ACTIVITY. Write down every entry once more, exactly as it reads.

+++ RECORDS SHOWN

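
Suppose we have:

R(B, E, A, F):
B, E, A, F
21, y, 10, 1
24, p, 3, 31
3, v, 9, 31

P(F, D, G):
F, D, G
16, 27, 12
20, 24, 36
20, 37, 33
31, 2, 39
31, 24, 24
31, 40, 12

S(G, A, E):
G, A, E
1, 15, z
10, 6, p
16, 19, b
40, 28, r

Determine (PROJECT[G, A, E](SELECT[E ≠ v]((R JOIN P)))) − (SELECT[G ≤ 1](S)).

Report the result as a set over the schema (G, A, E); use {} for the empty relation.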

++++++

TASK RESPONSE.
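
Suppose we have:

R(B, E, A, F):
B, E, A, F
21, y, 10, 1
24, p, 3, 31
3, v, 9, 31

P(F, D, G):
F, D, G
16, 27, 12
20, 24, 36
20, 37, 33
31, 2, 39
31, 24, 24
31, 40, 12

S(G, A, E):
G, A, E
1, 15, z
10, 6, p
16, 19, b
40, 28, r

Determine (PROJECT[G, A, E](SELECT[E ≠ v]((R JOIN P)))) − (SELECT[G ≤ 1](S)).

Report the result as a set over the schema (G, A, E); use {} for the empty relation.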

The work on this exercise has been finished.